Requirement →
Write out the whole listing. Leave out nothing.

Given records →
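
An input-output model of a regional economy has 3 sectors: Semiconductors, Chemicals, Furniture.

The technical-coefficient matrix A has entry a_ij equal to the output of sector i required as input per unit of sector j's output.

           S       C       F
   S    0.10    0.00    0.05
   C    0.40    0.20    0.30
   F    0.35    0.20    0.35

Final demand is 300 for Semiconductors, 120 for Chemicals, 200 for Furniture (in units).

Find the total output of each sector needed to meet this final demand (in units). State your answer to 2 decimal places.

x_S = 371.72, x_C = 594.95, x_F = 690.91

I − A =
  [   0.90     0.00    -0.05]
  [  -0.40     0.80    -0.30]
  [  -0.35    -0.20     0.65]
Cofactors of I−A, C_ij = (−1)^(i+j)·(minor ij) (rows/columns in the sector order above):
  C_11 = (0.80)(0.65) − (-0.30)(-0.20) = 0.4600
  C_12 = −[(-0.40)(0.65) − (-0.30)(-0.35)] = 0.3650
  C_13 = (-0.40)(-0.20) − (0.80)(-0.35) = 0.3600
  C_21 = −[(0.00)(0.65) − (-0.05)(-0.20)] = 0.0100
  C_22 = (0.90)(0.65) − (-0.05)(-0.35) = 0.5675
  C_23 = −[(0.90)(-0.20) − (0.00)(-0.35)] = 0.1800
  C_31 = (0.00)(-0.30) − (-0.05)(0.80) = 0.0400
  C_32 = −[(0.90)(-0.30) − (-0.05)(-0.40)] = 0.2900
  C_33 = (0.90)(0.80) − (0.00)(-0.40) = 0.7200
det(I−A) = Σ_j (I−A)_1j·C_1j = (0.90)(0.4600) + (0.00)(0.3650) + (-0.05)(0.3600) = 0.3960
adj(I−A) = Cᵀ =
  [ 0.4600   0.0100   0.0400]
  [ 0.3650   0.5675   0.2900]
  [ 0.3600   0.1800   0.7200]
(I − A)⁻¹ = adj(I−A) / det(I−A) ≈
  [   1.1616     0.0253     0.1010]
  [   0.9217     1.4331     0.7323]
  [   0.9091     0.4545     1.8182]
x = (I − A)⁻¹ d = adj(I−A)·d / det(I−A), with det(I−A) = 0.3960:
  x_S = (0.4600·300 + 0.0100·120 + 0.0400·200) / 0.3960 = 147.20 / 0.3960 ≈ 371.72
  x_C = (0.3650·300 + 0.5675·120 + 0.2900·200) / 0.3960 = 235.60 / 0.3960 ≈ 594.95
  x_F = (0.3600·300 + 0.1800·120 + 0.7200·200) / 0.3960 = 273.60 / 0.3960 ≈ 690.91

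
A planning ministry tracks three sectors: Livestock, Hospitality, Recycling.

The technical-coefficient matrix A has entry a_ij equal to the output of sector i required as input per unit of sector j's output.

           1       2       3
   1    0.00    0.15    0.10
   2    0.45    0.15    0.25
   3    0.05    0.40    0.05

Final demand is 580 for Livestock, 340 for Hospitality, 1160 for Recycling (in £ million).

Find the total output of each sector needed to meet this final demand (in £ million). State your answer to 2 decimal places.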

Exercise answer →
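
An input-output model of a regional economy has 3 sectors: Semiconductors, Chemicals, Furniture.

The technical-coefficient matrix A has entry a_ij equal to the output of sector i required as input per unit of sector j's output.

           S       C       F
   S    0.10    0.00    0.05
   C    0.40    0.20    0.30
   F    0.35    0.20    0.35

Final demand is 300 for Semiconductors, 120 for Chemicals, 200 for Furniture (in units).

Find the total output of each sector needed to meet this final demand (in units). State your answer to 2 decimal places.

x_S = 371.72, x_C = 594.95, x_F = 690.91

I − A =
  [   0.90     0.00    -0.05]
  [  -0.40     0.80    -0.30]
  [  -0.35    -0.20     0.65]
Cofactors of I−A, C_ij = (−1)^(i+j)·(minor ij) (rows/columns in the sector order above):
  C_11 = (0.80)(0.65) − (-0.30)(-0.20) = 0.4600
  C_12 = −[(-0.40)(0.65) − (-0.30)(-0.35)] = 0.3650
  C_13 = (-0.40)(-0.20) − (0.80)(-0.35) = 0.3600
  C_21 = −[(0.00)(0.65) − (-0.05)(-0.20)] = 0.0100
  C_22 = (0.90)(0.65) − (-0.05)(-0.35) = 0.5675
  C_23 = −[(0.90)(-0.20) − (0.00)(-0.35)] = 0.1800
  C_31 = (0.00)(-0.30) − (-0.05)(0.80) = 0.0400
  C_32 = −[(0.90)(-0.30) − (-0.05)(-0.40)] = 0.2900
  C_33 = (0.90)(0.80) − (0.00)(-0.40) = 0.7200
det(I−A) = Σ_j (I−A)_1j·C_1j = (0.90)(0.4600) + (0.00)(0.3650) + (-0.05)(0.3600) = 0.3960
adj(I−A) = Cᵀ =
  [ 0.4600   0.0100   0.0400]
  [ 0.3650   0.5675   0.2900]
  [ 0.3600   0.1800   0.7200]
(I − A)⁻¹ = adj(I−A) / det(I−A) ≈
  [   1.1616     0.0253     0.1010]
  [   0.9217     1.4331     0.7323]
  [   0.9091     0.4545     1.8182]
x = (I − A)⁻¹ d = adj(I−A)·d / det(I−A), with det(I−A) = 0.3960:
  x_S = (0.4600·300 + 0.0100·120 + 0.0400·200) / 0.3960 = 147.20 / 0.3960 ≈ 371.72
  x_C = (0.3650·300 + 0.5675·120 + 0.2900·200) / 0.3960 = 235.60 / 0.3960 ≈ 594.95
  x_F = (0.3600·300 + 0.1800·120 + 0.7200·200) / 0.3960 = 273.60 / 0.3960 ≈ 690.91

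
A planning ministry tracks three sectors: Livestock, Hospitality, Recycling.

The technical-coefficient matrix A has entry a_ij equal to the output of sector i required as input per unit of sector j's output.

           1       2       3
   1    0.00    0.15    0.10
   2    0.45    0.15    0.25
   3    0.05    0.40    0.05

Final demand is 580 for Livestock, 340 for Hospitality, 1160 for Recycling (in £ million).

Find the total output of each sector needed to meet this final demand (in £ million). State your answer to 2 decimal places.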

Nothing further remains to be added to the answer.